Stored data:
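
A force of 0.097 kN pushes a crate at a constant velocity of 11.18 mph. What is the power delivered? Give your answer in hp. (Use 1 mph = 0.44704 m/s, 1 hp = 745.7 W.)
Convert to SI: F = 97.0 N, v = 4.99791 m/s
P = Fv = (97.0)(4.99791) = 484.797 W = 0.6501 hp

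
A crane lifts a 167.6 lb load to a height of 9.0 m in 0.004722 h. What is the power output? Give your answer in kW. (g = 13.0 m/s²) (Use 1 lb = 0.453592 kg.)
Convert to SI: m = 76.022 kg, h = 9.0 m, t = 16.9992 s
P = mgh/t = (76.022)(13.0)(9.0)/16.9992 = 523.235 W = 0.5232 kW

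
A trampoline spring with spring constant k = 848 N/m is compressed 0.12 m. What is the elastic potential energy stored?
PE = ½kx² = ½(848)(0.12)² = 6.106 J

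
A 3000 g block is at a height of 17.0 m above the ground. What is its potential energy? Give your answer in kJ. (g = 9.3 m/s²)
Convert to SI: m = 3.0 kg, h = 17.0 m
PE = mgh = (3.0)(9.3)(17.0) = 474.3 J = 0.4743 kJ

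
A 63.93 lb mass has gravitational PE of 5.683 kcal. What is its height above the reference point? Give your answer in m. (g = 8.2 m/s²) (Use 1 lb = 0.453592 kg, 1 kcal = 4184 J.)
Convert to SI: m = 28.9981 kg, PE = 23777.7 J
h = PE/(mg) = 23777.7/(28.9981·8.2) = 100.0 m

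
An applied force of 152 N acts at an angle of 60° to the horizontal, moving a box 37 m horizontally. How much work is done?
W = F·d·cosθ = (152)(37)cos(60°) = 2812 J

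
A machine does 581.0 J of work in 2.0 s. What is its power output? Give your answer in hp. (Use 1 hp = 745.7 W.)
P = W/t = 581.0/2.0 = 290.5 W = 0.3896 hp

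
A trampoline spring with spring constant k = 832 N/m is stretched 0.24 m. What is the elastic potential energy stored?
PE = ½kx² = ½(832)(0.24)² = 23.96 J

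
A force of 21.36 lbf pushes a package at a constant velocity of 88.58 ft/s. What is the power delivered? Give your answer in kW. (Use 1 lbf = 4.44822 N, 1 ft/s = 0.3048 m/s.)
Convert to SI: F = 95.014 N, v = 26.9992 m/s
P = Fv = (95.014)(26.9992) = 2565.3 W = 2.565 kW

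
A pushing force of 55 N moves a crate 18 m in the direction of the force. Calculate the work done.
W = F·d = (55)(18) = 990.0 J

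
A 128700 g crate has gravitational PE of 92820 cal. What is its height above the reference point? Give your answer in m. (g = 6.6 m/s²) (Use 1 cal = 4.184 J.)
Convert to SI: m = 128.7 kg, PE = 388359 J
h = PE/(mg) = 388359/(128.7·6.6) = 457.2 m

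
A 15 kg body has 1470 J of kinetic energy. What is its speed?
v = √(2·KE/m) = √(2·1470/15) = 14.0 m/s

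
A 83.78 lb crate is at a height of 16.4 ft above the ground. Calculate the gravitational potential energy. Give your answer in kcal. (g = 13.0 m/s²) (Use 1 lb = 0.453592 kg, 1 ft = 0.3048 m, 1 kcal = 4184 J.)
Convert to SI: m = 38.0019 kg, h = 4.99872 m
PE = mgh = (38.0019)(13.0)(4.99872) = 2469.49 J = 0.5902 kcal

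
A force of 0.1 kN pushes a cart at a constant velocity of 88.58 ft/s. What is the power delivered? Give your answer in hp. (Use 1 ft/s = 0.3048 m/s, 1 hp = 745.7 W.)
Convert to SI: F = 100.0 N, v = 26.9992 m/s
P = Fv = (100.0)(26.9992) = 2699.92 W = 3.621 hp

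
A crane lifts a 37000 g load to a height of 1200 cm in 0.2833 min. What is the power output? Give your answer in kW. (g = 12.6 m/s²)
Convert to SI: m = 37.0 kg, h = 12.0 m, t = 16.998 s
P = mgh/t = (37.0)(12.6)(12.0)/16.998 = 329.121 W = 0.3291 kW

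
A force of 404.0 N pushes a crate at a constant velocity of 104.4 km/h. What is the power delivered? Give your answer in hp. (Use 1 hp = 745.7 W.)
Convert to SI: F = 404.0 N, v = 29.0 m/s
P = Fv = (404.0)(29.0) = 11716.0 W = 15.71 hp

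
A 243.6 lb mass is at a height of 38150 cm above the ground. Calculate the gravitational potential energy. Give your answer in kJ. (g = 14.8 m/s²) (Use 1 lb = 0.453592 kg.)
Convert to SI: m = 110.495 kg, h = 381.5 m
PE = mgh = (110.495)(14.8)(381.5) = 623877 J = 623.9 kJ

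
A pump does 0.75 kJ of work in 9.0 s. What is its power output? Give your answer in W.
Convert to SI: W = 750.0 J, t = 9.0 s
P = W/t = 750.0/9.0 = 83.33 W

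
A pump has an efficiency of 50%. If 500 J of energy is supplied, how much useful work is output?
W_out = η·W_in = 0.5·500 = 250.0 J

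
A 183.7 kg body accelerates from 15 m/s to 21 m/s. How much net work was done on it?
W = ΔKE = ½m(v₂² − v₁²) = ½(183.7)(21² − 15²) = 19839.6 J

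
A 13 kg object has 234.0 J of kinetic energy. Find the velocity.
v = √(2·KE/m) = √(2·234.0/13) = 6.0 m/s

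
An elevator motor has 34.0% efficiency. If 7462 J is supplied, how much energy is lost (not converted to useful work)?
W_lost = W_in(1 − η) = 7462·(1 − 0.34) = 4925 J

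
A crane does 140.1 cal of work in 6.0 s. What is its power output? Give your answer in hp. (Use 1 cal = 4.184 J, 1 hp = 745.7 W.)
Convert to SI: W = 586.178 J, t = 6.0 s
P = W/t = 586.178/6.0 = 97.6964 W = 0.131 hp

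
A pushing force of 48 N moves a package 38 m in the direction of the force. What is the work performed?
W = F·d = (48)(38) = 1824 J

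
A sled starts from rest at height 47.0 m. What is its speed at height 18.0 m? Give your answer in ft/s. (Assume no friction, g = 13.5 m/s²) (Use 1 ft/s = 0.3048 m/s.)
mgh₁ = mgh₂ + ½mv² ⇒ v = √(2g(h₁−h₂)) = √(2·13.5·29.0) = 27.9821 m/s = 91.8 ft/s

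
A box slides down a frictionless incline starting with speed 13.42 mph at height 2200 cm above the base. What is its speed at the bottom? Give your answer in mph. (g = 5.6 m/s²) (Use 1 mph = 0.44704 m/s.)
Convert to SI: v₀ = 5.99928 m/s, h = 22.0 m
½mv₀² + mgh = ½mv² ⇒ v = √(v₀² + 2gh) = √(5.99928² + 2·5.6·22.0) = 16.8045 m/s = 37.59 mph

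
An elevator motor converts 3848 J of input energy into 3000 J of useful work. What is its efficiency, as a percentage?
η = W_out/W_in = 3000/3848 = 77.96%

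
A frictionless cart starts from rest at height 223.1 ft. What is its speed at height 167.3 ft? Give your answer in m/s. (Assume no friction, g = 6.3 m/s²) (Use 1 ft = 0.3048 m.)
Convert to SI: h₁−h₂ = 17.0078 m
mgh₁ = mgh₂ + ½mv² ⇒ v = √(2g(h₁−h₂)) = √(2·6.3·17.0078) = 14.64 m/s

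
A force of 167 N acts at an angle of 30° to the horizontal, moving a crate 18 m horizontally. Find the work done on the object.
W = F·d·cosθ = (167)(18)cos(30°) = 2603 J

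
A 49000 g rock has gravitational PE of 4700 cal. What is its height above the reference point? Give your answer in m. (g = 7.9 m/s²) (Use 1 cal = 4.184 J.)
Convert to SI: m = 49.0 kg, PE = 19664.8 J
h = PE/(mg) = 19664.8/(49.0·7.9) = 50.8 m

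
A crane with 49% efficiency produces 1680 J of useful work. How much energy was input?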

Problem requirements: Each line from the one that holds "A 49000 g rock" to the end of the records above should be transcribed exactly, both ends included.

Answer to this task:
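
A 49000 g rock has gravitational PE of 4700 cal. What is its height above the reference point? Give your answer in m. (g = 7.9 m/s²) (Use 1 cal = 4.184 J.)
Convert to SI: m = 49.0 kg, PE = 19664.8 J
h = PE/(mg) = 19664.8/(49.0·7.9) = 50.8 m

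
A crane with 49% efficiency produces 1680 J of useful work. How much energy was input?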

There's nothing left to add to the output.